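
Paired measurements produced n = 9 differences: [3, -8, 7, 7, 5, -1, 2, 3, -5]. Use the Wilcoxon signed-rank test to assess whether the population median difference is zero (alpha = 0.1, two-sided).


Step 1: Drop any zero differences (none here) and take |d_i|.
|d| = [3, 8, 7, 7, 5, 1, 2, 3, 5]
Step 2: Midrank |d_i| (ties get averaged ranks).
ranks: |3|->3.5, |8|->9, |7|->7.5, |7|->7.5, |5|->5.5, |1|->1, |2|->2, |3|->3.5, |5|->5.5
Step 3: Attach original signs; sum ranks with positive sign and with negative sign.
W+ = 3.5 + 7.5 + 7.5 + 5.5 + 2 + 3.5 = 29.5
W- = 9 + 1 + 5.5 = 15.5
(Check: W+ + W- = 45 should equal n(n+1)/2 = 45.)
Step 4: Test statistic W = min(W+, W-) = 15.5.
Step 5: Ties in |d|, so use the tie-corrected normal approximation.
        E[W] = n(n+1)/4 = 9*10/4 = 22.5.
        Tie groups: |d|=3 (t=2), |d|=5 (t=2), |d|=7 (t=2); sum(t^3 - t) = 18.
        Var[W] = n(n+1)(2n+1)/24 - sum(t^3-t)/48 = 1710/24 - 18/48 = 70.875.
        z = (W - E[W]) / sqrt(Var[W]) = (15.5 - 22.5) / 8.4187 = -0.8315.
        Two-sided p = 2*Phi(z) = 0.405703.
Step 6: alpha = 0.1. fail to reject H0.

W+ = 29.5, W- = 15.5, W = min = 15.5, p = 0.405703, fail to reject H0.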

——

> WORK INSTRUCTION:
Reproduce all entries. Keep them exact.

> SOLUTION FOR THIS TASK:
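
Paired measurements produced n = 9 differences: [3, -8, 7, 7, 5, -1, 2, 3, -5]. Use the Wilcoxon signed-rank test to assess whether the population median difference is zero (alpha = 0.1, two-sided).


Step 1: Drop any zero differences (none here) and take |d_i|.
|d| = [3, 8, 7, 7, 5, 1, 2, 3, 5]
Step 2: Midrank |d_i| (ties get averaged ranks).
ranks: |3|->3.5, |8|->9, |7|->7.5, |7|->7.5, |5|->5.5, |1|->1, |2|->2, |3|->3.5, |5|->5.5
Step 3: Attach original signs; sum ranks with positive sign and with negative sign.
W+ = 3.5 + 7.5 + 7.5 + 5.5 + 2 + 3.5 = 29.5
W- = 9 + 1 + 5.5 = 15.5
(Check: W+ + W- = 45 should equal n(n+1)/2 = 45.)
Step 4: Test statistic W = min(W+, W-) = 15.5.
Step 5: Ties in |d|, so use the tie-corrected normal approximation.
        E[W] = n(n+1)/4 = 9*10/4 = 22.5.
        Tie groups: |d|=3 (t=2), |d|=5 (t=2), |d|=7 (t=2); sum(t^3 - t) = 18.
        Var[W] = n(n+1)(2n+1)/24 - sum(t^3-t)/48 = 1710/24 - 18/48 = 70.875.
        z = (W - E[W]) / sqrt(Var[W]) = (15.5 - 22.5) / 8.4187 = -0.8315.
        Two-sided p = 2*Phi(z) = 0.405703.
Step 6: alpha = 0.1. fail to reject H0.

W+ = 29.5, W- = 15.5, W = min = 15.5, p = 0.405703, fail to reject H0.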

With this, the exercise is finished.